[DATA SECTION]
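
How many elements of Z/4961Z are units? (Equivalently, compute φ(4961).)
An element a ∈ Z/4961Z is a unit iff gcd(a, 4961) = 1, so the number of units is φ(4961). φ is multiplicative, with φ(p^e) = p^e − p^(e−1). Factorise 4961 = 11^2 · 41. Then
  φ(4961) = (11^2 − 11^1) · (41 − 1) = 110 · 40 = 4400.

Final answer: Z/4961Z has φ(4961) = 4400 units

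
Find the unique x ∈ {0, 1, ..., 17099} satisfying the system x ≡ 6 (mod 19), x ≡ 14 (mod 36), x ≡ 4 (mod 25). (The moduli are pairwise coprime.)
The moduli 19, 36, 25 are pairwise coprime, so by the CRT there is a unique solution mod 19·36·25 = 17100.
Solve by successive substitution. Start with x ≡ 6 (mod 19).
  Combine with x ≡ 14 (mod 36): write x = 6 + 19·t and require 6 + 19·t ≡ 14 (mod 36), i.e. 19·t ≡ 14 − 6 ≡ 8 (mod 36). Since 19^(−1) ≡ 19 (mod 36), t ≡ 19·8 ≡ 8 (mod 36). So x ≡ 6 + 19·8 = 158 (mod 684).
  Combine with x ≡ 4 (mod 25): write x = 158 + 684·t and require 158 + 684·t ≡ 4 (mod 25), i.e. 684·t ≡ 4 − 158 ≡ 21 (mod 25). Since 684^(−1) ≡ 14 (mod 25) (684 ≡ 9 (mod 25)), t ≡ 14·21 ≡ 19 (mod 25). So x ≡ 158 + 684·19 = 13154 (mod 17100).
Unique solution in [0, 17100): x = 13154.

Final answer: x ≡ 13154 (mod 17100); the representative in [0, 17100) is 13154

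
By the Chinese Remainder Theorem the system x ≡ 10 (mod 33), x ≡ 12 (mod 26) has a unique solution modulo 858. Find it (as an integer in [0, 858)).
x ≡ 142 (mod 858); the representative in [0, 858) is 142

The moduli 33, 26 are pairwise coprime, so by the CRT there is a unique solution mod 33·26 = 858.
Solve by successive substitution. Start with x ≡ 10 (mod 33).
  Combine with x ≡ 12 (mod 26): write x = 10 + 33·t and require 10 + 33·t ≡ 12 (mod 26), i.e. 33·t ≡ 12 − 10 ≡ 2 (mod 26). Since 33^(−1) ≡ 15 (mod 26) (33 ≡ 7 (mod 26)), t ≡ 15·2 ≡ 4 (mod 26). So x ≡ 10 + 33·4 = 142 (mod 858).
Unique solution in [0, 858): x = 142.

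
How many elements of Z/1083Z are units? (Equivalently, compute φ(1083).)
Z/1083Z has φ(1083) = 684 units

An element a ∈ Z/1083Z is a unit iff gcd(a, 1083) = 1, so the number of units is φ(1083). φ is multiplicative, with φ(p^e) = p^e − p^(e−1). Factorise 1083 = 3 · 19^2. Then
  φ(1083) = (3 − 1) · (19^2 − 19^1) = 2 · 342 = 684.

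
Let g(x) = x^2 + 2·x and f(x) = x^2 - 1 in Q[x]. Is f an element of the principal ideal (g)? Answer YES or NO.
NO

In Q[x] the ideal (g) consists of all multiples of g, so f ∈ (g) iff g | f, i.e. iff the remainder of f on division by g is 0. Divide f by g (g is monic, so eliminate the leading term of the running remainder at each step):
  leading term x^2: subtract (1)·g(x) = x^2 + 2·x, leaving -2·x - 1
The remainder r(x) = -2·x - 1 ≠ 0 (and deg r < deg g), so g ∤ f, i.e. f ∉ (g).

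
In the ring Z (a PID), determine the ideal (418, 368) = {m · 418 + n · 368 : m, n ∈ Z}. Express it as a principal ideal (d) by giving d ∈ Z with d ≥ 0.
(418, 368) = (2); d = 2

In the PID Z, (a, b) is generated by gcd(a, b). Compute gcd(418, 368) with the extended Euclidean algorithm, tracking rows (r, s, t) with s·418 + t·368 = r:
  row A: (418, 1, 0)   [1·418 + 0·368 = 418]
  row B: (368, 0, 1)   [0·418 + 1·368 = 368]
  418 = 1·368 + 50   → row C = row A − 1·row B = (50, 1, −1)   [check: 1·418 − 1·368 = 50]
  368 = 7·50 + 18   → row D = row B − 7·row C = (18, −7, 8)   [check: −7·418 + 8·368 = 18]
  50 = 2·18 + 14   → row E = row C − 2·row D = (14, 15, −17)   [check: 15·418 − 17·368 = 14]
  18 = 1·14 + 4   → row F = row D − 1·row E = (4, −22, 25)   [check: −22·418 + 25·368 = 4]
  14 = 3·4 + 2   → row G = row E − 3·row F = (2, 81, −92)   [check: 81·418 − 92·368 = 2]
  4 = 2·2 + 0   → remainder 0, stop. gcd = 2 (last nonzero row G).
So gcd(418, 368) = 2, with Bézout identity 81·418 − 92·368 = 2. Containment (⊇): the Bézout identity exhibits 2 as an element of (418, 368), giving (2) ⊆ (418, 368). Containment (⊆): since 2 | 418 and 2 | 368 (418 = 2·209, 368 = 2·184), every Z-linear combination of 418 and 368 is divisible by 2, so (418, 368) ⊆ (2). Therefore (418, 368) = (2), d = 2.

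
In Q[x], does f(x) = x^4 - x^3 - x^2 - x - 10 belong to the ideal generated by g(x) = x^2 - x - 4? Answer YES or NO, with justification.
In Q[x] the ideal (g) consists of all multiples of g, so f ∈ (g) iff g | f, i.e. iff the remainder of f on division by g is 0. Divide f by g (g is monic, so eliminate the leading term of the running remainder at each step):
  leading term x^4: subtract (x^2)·g(x) = x^4 - x^3 - 4·x^2, leaving 3·x^2 - x - 10
  leading term 3·x^2: subtract (3)·g(x) = 3·x^2 - 3·x - 12, leaving 2·x + 2
The remainder r(x) = 2·x + 2 ≠ 0 (and deg r < deg g), so g ∤ f, i.e. f ∉ (g).

Final answer: NO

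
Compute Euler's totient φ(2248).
φ is multiplicative, with φ(p^e) = p^e − p^(e−1). Factorise 2248 = 2^3 · 281. Then
  φ(2248) = (2^3 − 2^2) · (281 − 1) = 4 · 280 = 1120.

Final answer: φ(2248) = 1120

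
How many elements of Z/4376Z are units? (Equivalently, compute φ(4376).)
An element a ∈ Z/4376Z is a unit iff gcd(a, 4376) = 1, so the number of units is φ(4376). φ is multiplicative, with φ(p^e) = p^e − p^(e−1). Factorise 4376 = 2^3 · 547. Then
  φ(4376) = (2^3 − 2^2) · (547 − 1) = 4 · 546 = 2184.

Final answer: Z/4376Z has φ(4376) = 2184 units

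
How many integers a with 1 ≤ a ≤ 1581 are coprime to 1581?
The number of a ∈ {1, ..., 1581} with gcd(a, 1581) = 1 is by definition Euler's totient φ(1581). φ is multiplicative, with φ(p^e) = p^e − p^(e−1). Factorise 1581 = 3 · 17 · 31. Then
  φ(1581) = (3 − 1) · (17 − 1) · (31 − 1) = 2 · 16 · 30 = 960.
So there are 960 such integers.

Final answer: 960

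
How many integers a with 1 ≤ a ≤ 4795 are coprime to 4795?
3264

The number of a ∈ {1, ..., 4795} with gcd(a, 4795) = 1 is by definition Euler's totient φ(4795). φ is multiplicative, with φ(p^e) = p^e − p^(e−1). Factorise 4795 = 5 · 7 · 137. Then
  φ(4795) = (5 − 1) · (7 − 1) · (137 − 1) = 4 · 6 · 136 = 3264.
So there are 3264 such integers.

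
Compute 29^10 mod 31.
1

Use repeated squaring. Binary(10) = 1010. Walk through the bits of the exponent 10 left-to-right: at each bit after the leading one, square the running value, then multiply by 29 if the bit is 1 (always reducing mod 31):
  bit 1 = 1 (leading): start with 29.
  bit 2 = 0: square 29^2 = 841 ≡ 4 (mod 31).
  bit 3 = 1: square 4^2 = 16; bit is 1, so multiply 16·29 = 464 ≡ 30 (mod 31).
  bit 4 = 0: square 30^2 = 900 ≡ 1 (mod 31).
Final value: 29^10 ≡ 1 (mod 31).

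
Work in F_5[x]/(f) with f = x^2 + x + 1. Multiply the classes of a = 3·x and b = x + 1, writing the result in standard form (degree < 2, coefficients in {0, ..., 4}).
Multiply as integer polynomials: a · b = 3·x^2 + 3·x. Reducing coefficients mod 5: a · b ≡ 3·x^2 + 3·x. Now divide by f(x) = x^2 + x + 1 in F_5[x], eliminating the leading term at each step:
  leading term 3·x^2: subtract (3)·f(x) = 3·x^2 + 3·x + 3, leaving 2 (coefficients mod 5)
The degree is now < 2, so this is the remainder. Hence a · b ≡ 2 in F_5[x]/(f).

Final answer: a · b ≡ 2 (mod f(x))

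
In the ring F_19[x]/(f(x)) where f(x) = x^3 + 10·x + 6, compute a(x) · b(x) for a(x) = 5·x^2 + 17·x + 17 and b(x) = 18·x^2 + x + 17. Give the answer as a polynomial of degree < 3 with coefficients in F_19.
a · b ≡ 2·x^2 (mod f(x))

Multiply as integer polynomials: a · b = 90·x^4 + 311·x^3 + 408·x^2 + 306·x + 289. Reducing coefficients mod 19: a · b ≡ 14·x^4 + 7·x^3 + 9·x^2 + 2·x + 4. Now divide by f(x) = x^3 + 10·x + 6 in F_19[x], eliminating the leading term at each step:
  leading term 14·x^4: subtract (14·x)·f(x) = 14·x^4 + 7·x^2 + 8·x, leaving 7·x^3 + 2·x^2 + 13·x + 4 (coefficients mod 19)
  leading term 7·x^3: subtract (7)·f(x) = 7·x^3 + 13·x + 4, leaving 2·x^2 (coefficients mod 19)
The degree is now < 3, so this is the remainder. Hence a · b ≡ 2·x^2 in F_19[x]/(f).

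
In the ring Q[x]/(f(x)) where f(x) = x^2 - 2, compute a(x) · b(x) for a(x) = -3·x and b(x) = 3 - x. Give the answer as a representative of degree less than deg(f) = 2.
a · b ≡ 6 - 9·x (mod f(x))

First multiply in Q[x] without reducing: a · b = 3·x^2 - 9·x. Now divide by f(x) = x^2 - 2, eliminating the leading term at each step:
  leading term 3·x^2: subtract (3)·f(x) = 3·x^2 - 6, leaving 6 - 9·x
The degree is now < 2, so this is the remainder. Hence a · b ≡ 6 - 9·x in Q[x]/(f).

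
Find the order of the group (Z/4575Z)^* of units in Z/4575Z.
(Z/4575Z)^* consists of the classes a with gcd(a, 4575) = 1, so its order is φ(4575). φ is multiplicative, with φ(p^e) = p^e − p^(e−1). Factorise 4575 = 3 · 5^2 · 61. Then
  φ(4575) = (3 − 1) · (5^2 − 5^1) · (61 − 1) = 2 · 20 · 60 = 2400.
Thus |(Z/4575Z)^*| = 2400.

Final answer: |(Z/4575Z)^*| = 2400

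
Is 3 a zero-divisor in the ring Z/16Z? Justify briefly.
gcd(3, 16) = 1, so 3 is a unit in Z/16Z (it has a multiplicative inverse). A unit cannot be a zero-divisor: if 3·b ≡ 0 then multiplying both sides by 3^(−1) gives b ≡ 0. So 3 is not a zero-divisor.

Final answer: NO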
[/DATA SECTION]
YOUR INSTRUCTIONS
Whatever lies between the line containing "Find the order" and the final line above, both included, must be returned exactly.

WRITTEN SOLUTION
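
Find the order of the group (Z/4575Z)^* of units in Z/4575Z.
(Z/4575Z)^* consists of the classes a with gcd(a, 4575) = 1, so its order is φ(4575). φ is multiplicative, with φ(p^e) = p^e − p^(e−1). Factorise 4575 = 3 · 5^2 · 61. Then
  φ(4575) = (3 − 1) · (5^2 − 5^1) · (61 − 1) = 2 · 20 · 60 = 2400.
Thus |(Z/4575Z)^*| = 2400.

Final answer: |(Z/4575Z)^*| = 2400

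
Is 3 a zero-divisor in the ring Z/16Z? Justify briefly.
gcd(3, 16) = 1, so 3 is a unit in Z/16Z (it has a multiplicative inverse). A unit cannot be a zero-divisor: if 3·b ≡ 0 then multiplying both sides by 3^(−1) gives b ≡ 0. So 3 is not a zero-divisor.

Final answer: NO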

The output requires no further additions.